WHAT IS EXPECTED:
In the entries below, identify every line with the string "transpose" and copy it.

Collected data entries

* * * * * * * * *

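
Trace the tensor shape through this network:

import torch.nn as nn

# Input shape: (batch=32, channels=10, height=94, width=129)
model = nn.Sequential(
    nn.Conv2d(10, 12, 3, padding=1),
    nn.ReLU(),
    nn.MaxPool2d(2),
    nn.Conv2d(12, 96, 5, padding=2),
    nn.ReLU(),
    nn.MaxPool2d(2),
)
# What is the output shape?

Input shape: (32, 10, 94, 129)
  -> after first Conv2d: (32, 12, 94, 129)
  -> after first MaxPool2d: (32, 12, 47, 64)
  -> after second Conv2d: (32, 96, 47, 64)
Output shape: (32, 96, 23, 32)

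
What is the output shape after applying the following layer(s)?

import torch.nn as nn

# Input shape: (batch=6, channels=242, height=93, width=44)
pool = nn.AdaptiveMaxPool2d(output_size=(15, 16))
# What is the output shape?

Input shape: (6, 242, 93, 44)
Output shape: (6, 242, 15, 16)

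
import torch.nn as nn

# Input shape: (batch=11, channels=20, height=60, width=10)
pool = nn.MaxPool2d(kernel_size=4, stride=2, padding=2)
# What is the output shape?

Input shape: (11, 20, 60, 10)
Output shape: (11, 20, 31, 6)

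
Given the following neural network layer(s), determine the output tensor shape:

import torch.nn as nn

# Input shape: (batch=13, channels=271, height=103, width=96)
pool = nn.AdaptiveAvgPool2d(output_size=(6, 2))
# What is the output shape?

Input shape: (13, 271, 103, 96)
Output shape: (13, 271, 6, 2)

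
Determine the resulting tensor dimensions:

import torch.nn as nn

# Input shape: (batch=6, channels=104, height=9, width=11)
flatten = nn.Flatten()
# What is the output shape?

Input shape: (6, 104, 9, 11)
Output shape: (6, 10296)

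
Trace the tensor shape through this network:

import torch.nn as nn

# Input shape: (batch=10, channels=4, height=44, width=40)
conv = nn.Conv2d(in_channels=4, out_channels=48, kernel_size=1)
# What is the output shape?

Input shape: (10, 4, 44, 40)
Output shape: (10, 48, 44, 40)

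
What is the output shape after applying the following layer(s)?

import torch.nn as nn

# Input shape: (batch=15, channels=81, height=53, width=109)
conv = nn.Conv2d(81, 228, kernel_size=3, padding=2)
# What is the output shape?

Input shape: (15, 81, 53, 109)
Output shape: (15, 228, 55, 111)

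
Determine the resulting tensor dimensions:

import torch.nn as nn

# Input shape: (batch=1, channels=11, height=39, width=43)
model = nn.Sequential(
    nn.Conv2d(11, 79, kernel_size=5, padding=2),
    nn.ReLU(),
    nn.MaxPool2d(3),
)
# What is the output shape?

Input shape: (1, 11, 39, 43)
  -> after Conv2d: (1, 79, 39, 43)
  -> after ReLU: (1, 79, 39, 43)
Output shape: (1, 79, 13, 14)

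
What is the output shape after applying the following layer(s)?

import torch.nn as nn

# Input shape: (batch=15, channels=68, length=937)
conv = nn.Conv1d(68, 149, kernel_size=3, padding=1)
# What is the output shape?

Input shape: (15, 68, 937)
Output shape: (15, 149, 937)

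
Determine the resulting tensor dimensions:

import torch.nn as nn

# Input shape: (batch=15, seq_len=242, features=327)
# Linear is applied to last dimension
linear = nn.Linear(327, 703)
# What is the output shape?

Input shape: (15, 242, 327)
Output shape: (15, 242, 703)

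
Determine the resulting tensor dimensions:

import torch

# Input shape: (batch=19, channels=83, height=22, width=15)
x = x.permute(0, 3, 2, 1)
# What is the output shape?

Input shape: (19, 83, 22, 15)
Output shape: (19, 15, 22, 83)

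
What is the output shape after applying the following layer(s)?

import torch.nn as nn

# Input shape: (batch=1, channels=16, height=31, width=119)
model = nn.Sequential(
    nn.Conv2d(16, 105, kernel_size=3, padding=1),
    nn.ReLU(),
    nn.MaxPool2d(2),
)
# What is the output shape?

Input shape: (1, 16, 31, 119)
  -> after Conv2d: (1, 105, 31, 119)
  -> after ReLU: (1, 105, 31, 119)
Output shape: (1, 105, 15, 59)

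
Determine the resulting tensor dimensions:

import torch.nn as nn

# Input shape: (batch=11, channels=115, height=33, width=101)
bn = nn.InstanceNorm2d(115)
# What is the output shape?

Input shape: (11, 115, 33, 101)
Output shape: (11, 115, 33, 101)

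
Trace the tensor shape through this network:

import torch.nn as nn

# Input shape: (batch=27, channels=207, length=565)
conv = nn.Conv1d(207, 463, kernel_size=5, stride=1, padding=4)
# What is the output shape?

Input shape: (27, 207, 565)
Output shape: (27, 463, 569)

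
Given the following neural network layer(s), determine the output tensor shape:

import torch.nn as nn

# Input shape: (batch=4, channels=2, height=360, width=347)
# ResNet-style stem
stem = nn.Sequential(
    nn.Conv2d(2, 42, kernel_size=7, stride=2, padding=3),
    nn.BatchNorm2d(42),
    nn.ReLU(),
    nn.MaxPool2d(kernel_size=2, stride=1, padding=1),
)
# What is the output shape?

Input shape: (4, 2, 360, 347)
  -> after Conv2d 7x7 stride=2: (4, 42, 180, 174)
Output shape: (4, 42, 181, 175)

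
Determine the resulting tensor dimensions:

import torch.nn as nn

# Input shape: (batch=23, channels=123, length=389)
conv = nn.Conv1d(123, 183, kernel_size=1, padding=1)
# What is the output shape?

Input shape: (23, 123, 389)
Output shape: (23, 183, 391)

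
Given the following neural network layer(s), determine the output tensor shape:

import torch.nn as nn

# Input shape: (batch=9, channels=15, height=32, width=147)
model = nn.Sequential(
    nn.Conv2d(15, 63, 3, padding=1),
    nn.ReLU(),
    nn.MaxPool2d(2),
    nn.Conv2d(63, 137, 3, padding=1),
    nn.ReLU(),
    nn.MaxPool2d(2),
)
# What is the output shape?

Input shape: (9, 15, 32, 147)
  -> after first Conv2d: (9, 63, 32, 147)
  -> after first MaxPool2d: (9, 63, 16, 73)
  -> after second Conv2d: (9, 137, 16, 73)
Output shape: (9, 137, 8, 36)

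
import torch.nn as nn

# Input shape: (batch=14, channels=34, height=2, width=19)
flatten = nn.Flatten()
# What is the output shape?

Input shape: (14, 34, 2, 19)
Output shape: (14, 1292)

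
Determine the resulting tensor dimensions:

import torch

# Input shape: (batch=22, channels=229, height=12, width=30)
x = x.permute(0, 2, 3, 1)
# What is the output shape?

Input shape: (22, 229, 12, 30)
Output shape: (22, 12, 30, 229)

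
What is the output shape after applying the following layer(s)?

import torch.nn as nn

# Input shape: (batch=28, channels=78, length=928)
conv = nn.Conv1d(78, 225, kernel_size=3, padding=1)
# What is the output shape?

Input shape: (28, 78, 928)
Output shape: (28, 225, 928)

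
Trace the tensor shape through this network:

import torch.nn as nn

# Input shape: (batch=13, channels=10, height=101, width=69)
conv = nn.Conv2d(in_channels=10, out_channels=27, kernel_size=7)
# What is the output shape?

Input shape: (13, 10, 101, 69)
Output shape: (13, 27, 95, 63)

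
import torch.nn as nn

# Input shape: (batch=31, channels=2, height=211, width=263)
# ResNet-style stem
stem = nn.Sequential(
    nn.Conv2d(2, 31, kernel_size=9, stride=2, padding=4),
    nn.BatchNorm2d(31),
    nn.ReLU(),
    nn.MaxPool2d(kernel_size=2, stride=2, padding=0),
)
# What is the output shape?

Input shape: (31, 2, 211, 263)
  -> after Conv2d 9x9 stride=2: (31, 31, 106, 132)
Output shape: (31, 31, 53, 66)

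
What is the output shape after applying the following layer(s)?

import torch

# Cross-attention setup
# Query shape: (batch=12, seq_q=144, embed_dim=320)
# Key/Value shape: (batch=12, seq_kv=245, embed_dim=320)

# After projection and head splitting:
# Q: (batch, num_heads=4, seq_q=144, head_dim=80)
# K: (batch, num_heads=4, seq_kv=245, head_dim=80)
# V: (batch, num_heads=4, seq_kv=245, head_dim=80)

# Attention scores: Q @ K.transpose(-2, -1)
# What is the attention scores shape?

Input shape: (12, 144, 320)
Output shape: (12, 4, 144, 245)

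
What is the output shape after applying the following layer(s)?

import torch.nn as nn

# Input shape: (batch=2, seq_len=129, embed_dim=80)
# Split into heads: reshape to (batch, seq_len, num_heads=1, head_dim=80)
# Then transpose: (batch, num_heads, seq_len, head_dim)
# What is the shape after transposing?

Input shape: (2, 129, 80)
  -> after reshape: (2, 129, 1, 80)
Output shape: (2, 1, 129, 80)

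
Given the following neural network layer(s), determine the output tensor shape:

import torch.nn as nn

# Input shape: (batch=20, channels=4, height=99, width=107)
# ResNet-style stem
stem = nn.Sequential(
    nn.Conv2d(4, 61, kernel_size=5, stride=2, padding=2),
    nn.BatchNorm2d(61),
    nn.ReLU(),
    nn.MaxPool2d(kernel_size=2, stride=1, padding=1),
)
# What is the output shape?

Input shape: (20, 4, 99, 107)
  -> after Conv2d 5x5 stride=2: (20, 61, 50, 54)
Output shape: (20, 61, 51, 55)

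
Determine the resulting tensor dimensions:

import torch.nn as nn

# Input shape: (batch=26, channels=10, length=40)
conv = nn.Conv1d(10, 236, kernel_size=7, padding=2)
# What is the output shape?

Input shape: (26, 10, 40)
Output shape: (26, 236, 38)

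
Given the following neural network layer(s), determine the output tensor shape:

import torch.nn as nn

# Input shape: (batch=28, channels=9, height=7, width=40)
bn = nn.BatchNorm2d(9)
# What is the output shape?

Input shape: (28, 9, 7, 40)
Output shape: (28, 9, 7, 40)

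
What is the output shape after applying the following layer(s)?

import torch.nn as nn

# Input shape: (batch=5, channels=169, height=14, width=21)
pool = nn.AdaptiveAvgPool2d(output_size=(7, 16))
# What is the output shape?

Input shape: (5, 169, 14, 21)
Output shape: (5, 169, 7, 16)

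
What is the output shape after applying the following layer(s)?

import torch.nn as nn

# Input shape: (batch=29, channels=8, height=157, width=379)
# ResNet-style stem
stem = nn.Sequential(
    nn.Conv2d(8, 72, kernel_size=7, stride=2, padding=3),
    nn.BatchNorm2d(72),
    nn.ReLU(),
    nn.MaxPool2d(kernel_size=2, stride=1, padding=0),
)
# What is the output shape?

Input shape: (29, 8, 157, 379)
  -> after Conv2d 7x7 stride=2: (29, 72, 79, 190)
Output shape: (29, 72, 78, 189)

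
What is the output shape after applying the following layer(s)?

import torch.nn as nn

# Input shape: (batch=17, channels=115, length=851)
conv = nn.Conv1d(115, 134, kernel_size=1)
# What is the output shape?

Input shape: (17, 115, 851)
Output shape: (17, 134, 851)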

* * * * * * * * *

COMPLETED EXERCISE:
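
# Attention scores: Q @ K.transpose(-2, -1)
# Then transpose: (batch, num_heads, seq_len, head_dim)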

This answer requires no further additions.